• **Stored entries**:
○ ○ ○

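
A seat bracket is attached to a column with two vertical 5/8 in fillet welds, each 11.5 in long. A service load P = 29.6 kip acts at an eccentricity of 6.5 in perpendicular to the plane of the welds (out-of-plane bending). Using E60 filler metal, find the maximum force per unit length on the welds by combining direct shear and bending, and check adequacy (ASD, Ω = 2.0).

E60XX → F_EXX = 60 ksi.
L_w = 2 × 11.5 = 23 in; section modulus (unit throat) S = 2 × L²/6 = 44.08 in².
Direct shear f_v = P/L_w = 29.6/23 = 1.287 kip/in.
Moment M = P × e = 29.6 × 6.5 = 192.4 kip·in; bending f_b = M/S = 4.364 kip/in.
f_max = √(f_v² + f_b²) = √(1.287² + 4.364²) = 4.55 kip/in.
r_n/Ω = (1/2.0) × 0.6 × 60 × (0.707 × 0.625) = 7.954 kip/in → adequate.

f_max ≈ 4.55 kip/in; adequate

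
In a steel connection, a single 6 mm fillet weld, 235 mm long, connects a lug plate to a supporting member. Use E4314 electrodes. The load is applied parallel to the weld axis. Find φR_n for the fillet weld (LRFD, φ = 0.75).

φR_n ≈ 193 kN

E43XX → F_EXX = 430 MPa.
Effective throat t_e = 0.707 × 6 = 4.242 mm.
Total length L = 235 mm; A_we = 4.242 × 235 = 996.9 mm².
F_nw = 0.6 F_EXX = 0.6 × 430 = 258 MPa.
φR_n = 0.75 × 258 × 996.9 × 10⁻³ = 192.9 kN.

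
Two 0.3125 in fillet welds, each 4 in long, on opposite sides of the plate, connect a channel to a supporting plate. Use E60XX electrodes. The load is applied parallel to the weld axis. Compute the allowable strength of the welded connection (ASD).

E60XX → F_EXX = 60 ksi.
Effective throat t_e = 0.707 × 0.3125 = 0.2209 in.
Total length L = 8 in; A_we = 0.2209 × 8 = 1.767 in².
F_nw = 0.6 F_EXX = 0.6 × 60 = 36 ksi.
R_n = 36 × 1.767 = 63.63 kips; R_n/Ω = 63.63/2.0 = 31.81 kips.

R_n/Ω ≈ 31.8 kips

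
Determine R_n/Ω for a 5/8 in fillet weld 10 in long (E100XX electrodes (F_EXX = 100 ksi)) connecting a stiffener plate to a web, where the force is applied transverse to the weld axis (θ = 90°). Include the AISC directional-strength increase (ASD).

R_n/Ω ≈ 199 kip

t_e = 0.707 × 0.625 = 0.4419 in; A_we = 0.4419 × 10 = 4.419 in².
Directional factor: 1.0 + 0.5 sin^1.5(90°) = 1.5.
F_nw = 0.6 × 100 × 1.5 = 90 ksi.
R_n/Ω = (90 × 4.419) / 2.0 = 198.8 kip.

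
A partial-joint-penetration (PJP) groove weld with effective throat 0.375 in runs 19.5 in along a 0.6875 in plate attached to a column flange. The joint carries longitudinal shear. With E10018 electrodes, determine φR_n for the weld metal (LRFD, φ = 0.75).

φR_n ≈ 329 kip

E100XX → F_EXX = 100 ksi.
Effective throat (given) t_e = 0.375 in.
A_we = 0.375 × 19.5 = 7.312 in².
F_nw = 0.6 F_EXX = 60 ksi.
φR_n = 0.75 × 60 × 7.312 = 329.1 kip.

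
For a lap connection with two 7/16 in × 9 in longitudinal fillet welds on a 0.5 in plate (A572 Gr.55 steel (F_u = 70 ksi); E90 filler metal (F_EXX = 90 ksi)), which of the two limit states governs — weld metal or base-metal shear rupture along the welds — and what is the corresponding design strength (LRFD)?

t_e = 0.707 × 0.4375 = 0.3093 in; L = 18 in.
Weld metal: φR_n = 0.75 × 0.6 × 90 × 0.3093 × 18 = 225.5 kip.
Base metal (shear rupture): φR_n = 0.75 × 0.6 × 70 × 0.5 × 18 = 283.5 kip.
Governing: weld metal.

φR_n ≈ 225 kip (weld metal governs)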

○ ○ ○

• **WHAT THE TASK ASKS**: Nothing but the lines from the one with "For a lap connection" through the last line of the entries should be repeated, and those exactly.

• **PROBLEM SOLUTION**:
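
For a lap connection with two 7/16 in × 9 in longitudinal fillet welds on a 0.5 in plate (A572 Gr.55 steel (F_u = 70 ksi); E90 filler metal (F_EXX = 90 ksi)), which of the two limit states governs — weld metal or base-metal shear rupture along the welds — and what is the corresponding design strength (LRFD)?

t_e = 0.707 × 0.4375 = 0.3093 in; L = 18 in.
Weld metal: φR_n = 0.75 × 0.6 × 90 × 0.3093 × 18 = 225.5 kip.
Base metal (shear rupture): φR_n = 0.75 × 0.6 × 70 × 0.5 × 18 = 283.5 kip.
Governing: weld metal.

φR_n ≈ 225 kip (weld metal governs)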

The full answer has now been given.